**TASK DESCRIPTION**
Return the records that follow, unchanged and complete.

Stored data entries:
*-*-*

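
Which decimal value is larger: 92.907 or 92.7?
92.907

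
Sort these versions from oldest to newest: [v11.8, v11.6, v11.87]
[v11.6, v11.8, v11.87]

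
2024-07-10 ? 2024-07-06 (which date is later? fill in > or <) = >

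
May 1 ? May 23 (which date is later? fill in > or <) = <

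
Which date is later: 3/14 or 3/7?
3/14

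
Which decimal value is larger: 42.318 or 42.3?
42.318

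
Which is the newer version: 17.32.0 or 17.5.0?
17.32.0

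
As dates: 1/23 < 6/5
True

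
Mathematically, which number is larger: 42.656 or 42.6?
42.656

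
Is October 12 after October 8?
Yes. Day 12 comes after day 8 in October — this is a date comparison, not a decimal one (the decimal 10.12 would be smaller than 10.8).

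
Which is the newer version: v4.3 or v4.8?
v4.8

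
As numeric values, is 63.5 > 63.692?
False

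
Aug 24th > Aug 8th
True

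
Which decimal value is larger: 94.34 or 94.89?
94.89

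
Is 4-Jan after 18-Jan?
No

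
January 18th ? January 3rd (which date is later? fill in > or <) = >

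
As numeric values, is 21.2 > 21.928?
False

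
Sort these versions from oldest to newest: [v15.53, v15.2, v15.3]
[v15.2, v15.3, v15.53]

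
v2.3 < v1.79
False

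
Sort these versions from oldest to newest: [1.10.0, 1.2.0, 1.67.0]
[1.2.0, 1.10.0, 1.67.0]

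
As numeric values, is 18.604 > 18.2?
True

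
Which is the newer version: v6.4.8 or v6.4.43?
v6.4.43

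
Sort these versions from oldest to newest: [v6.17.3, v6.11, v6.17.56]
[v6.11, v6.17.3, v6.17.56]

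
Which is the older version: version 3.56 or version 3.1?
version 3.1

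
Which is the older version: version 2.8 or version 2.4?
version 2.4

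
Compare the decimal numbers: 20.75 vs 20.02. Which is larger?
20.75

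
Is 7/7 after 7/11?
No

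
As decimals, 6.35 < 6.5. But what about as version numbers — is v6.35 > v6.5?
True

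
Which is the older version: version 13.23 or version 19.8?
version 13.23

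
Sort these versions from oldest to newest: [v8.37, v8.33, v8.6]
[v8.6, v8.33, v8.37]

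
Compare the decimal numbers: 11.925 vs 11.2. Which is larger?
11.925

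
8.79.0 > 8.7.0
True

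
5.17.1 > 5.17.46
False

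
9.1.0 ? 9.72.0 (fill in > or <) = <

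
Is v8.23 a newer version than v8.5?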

*-*-*

**SOLUTION TO THE EXERCISE**
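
Which decimal value is larger: 92.907 or 92.7?
92.907

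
Sort these versions from oldest to newest: [v11.8, v11.6, v11.87]
[v11.6, v11.8, v11.87]

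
2024-07-10 ? 2024-07-06 (which date is later? fill in > or <) = >

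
May 1 ? May 23 (which date is later? fill in > or <) = <

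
Which date is later: 3/14 or 3/7?
3/14

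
Which decimal value is larger: 42.318 or 42.3?
42.318

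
Which is the newer version: 17.32.0 or 17.5.0?
17.32.0

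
As dates: 1/23 < 6/5
True

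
Mathematically, which number is larger: 42.656 or 42.6?
42.656

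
Is October 12 after October 8?
Yes. Day 12 comes after day 8 in October — this is a date comparison, not a decimal one (the decimal 10.12 would be smaller than 10.8).

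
Which is the newer version: v4.3 or v4.8?
v4.8

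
As numeric values, is 63.5 > 63.692?
False

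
Aug 24th > Aug 8th
True

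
Which decimal value is larger: 94.34 or 94.89?
94.89

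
Is 4-Jan after 18-Jan?
No

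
January 18th ? January 3rd (which date is later? fill in > or <) = >

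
As numeric values, is 21.2 > 21.928?
False

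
Sort these versions from oldest to newest: [v15.53, v15.2, v15.3]
[v15.2, v15.3, v15.53]

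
v2.3 < v1.79
False

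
Sort these versions from oldest to newest: [1.10.0, 1.2.0, 1.67.0]
[1.2.0, 1.10.0, 1.67.0]

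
As numeric values, is 18.604 > 18.2?
True

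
Which is the newer version: v6.4.8 or v6.4.43?
v6.4.43

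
Sort these versions from oldest to newest: [v6.17.3, v6.11, v6.17.56]
[v6.11, v6.17.3, v6.17.56]

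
Which is the older version: version 3.56 or version 3.1?
version 3.1

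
Which is the older version: version 2.8 or version 2.4?
version 2.4

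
Compare the decimal numbers: 20.75 vs 20.02. Which is larger?
20.75

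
Is 7/7 after 7/11?
No

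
As decimals, 6.35 < 6.5. But what about as version numbers — is v6.35 > v6.5?
True

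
Which is the older version: version 13.23 or version 19.8?
version 13.23

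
Sort these versions from oldest to newest: [v8.37, v8.33, v8.6]
[v8.6, v8.33, v8.37]

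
Compare the decimal numbers: 11.925 vs 11.2. Which is larger?
11.925

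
8.79.0 > 8.7.0
True

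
5.17.1 > 5.17.46
False

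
9.1.0 ? 9.72.0 (fill in > or <) = <

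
Is v8.23 a newer version than v8.5?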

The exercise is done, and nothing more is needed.